Copy out every line in the entries below that includes "across".

● INPUT RECORDS
◆ ◆ ◆
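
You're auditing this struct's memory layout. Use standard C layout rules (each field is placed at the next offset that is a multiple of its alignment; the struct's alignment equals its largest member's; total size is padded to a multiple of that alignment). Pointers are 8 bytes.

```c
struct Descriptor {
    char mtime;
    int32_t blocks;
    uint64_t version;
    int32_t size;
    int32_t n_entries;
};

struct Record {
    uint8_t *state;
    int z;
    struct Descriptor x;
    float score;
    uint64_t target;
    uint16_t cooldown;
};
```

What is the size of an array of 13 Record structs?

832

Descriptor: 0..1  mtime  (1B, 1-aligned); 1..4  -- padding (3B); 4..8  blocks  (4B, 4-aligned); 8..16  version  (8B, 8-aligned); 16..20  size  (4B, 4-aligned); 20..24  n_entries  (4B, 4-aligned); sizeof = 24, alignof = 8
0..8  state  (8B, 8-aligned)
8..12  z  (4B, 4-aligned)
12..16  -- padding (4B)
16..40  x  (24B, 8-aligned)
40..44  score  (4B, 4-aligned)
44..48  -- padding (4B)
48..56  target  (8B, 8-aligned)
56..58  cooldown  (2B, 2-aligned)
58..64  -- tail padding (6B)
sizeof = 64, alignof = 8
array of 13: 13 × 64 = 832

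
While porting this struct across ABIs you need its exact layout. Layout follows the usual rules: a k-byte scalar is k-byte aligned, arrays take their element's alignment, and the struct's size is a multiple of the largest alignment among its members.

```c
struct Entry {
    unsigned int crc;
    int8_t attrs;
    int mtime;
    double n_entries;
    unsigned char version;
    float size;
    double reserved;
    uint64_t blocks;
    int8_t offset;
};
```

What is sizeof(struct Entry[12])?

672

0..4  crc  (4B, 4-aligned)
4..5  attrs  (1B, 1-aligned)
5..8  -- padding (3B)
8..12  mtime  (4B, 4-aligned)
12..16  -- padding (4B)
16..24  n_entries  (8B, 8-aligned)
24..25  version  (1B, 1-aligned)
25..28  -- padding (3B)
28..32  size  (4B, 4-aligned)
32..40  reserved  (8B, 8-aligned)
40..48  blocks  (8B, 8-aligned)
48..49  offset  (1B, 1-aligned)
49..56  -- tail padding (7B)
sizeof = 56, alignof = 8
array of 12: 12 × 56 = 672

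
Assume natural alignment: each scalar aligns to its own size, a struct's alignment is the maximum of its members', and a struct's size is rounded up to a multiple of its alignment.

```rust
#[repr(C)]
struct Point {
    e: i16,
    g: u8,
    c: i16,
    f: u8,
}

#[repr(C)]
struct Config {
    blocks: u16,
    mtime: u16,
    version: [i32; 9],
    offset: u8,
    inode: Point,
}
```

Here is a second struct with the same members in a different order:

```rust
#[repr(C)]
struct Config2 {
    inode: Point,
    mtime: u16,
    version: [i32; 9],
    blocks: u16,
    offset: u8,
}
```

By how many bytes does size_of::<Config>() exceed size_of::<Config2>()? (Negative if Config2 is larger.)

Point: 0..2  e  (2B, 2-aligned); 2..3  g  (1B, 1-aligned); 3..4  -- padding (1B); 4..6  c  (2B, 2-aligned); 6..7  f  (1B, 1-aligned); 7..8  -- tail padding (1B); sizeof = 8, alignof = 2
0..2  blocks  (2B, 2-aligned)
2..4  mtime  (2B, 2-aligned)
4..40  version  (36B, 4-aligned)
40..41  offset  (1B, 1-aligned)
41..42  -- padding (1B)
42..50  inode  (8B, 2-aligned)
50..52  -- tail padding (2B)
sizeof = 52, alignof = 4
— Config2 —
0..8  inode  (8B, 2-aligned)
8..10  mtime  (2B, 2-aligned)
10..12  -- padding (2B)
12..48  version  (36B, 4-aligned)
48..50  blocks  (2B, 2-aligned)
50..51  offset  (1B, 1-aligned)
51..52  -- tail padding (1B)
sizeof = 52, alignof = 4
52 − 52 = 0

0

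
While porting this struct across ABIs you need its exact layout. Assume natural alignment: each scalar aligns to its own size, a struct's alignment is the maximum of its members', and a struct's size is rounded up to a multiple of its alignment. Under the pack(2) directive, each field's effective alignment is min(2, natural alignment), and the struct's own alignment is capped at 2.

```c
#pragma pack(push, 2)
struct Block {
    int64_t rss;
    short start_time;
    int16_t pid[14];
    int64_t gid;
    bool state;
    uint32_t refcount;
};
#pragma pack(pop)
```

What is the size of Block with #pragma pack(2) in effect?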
◆ ◆ ◆
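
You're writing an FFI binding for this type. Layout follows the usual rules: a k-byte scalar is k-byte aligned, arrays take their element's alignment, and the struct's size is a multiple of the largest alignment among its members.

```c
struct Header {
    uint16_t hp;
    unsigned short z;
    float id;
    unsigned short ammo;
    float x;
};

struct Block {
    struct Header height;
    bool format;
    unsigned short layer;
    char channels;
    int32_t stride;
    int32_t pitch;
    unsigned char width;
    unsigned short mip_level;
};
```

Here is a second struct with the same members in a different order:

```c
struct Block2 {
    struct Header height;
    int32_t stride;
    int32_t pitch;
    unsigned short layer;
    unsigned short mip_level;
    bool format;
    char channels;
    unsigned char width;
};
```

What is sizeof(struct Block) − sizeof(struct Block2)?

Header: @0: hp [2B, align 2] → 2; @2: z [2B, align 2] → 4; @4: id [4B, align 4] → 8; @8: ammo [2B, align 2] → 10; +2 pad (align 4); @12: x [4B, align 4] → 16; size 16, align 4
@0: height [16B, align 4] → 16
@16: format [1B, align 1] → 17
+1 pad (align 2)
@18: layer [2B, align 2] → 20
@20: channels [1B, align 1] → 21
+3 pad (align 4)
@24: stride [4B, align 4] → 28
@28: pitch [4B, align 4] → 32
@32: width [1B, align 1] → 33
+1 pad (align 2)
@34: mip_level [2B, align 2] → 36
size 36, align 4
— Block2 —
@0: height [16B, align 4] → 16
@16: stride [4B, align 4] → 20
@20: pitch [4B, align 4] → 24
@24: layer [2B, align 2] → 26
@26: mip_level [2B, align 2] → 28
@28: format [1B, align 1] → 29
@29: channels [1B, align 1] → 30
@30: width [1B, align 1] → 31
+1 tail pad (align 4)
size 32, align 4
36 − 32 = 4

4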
◆ ◆ ◆
● RESULT BELOW
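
While porting this struct across ABIs you need its exact layout. Layout follows the usual rules: a k-byte scalar is k-byte aligned, arrays take their element's alignment, and the struct's size is a multiple of the largest alignment among its members.
While porting this struct across ABIs you need its exact layout. Assume natural alignment: each scalar aligns to its own size, a struct's alignment is the maximum of its members', and a struct's size is rounded up to a multiple of its alignment. Under the pack(2) directive, each field's effective alignment is min(2, natural alignment), and the struct's own alignment is capped at 2.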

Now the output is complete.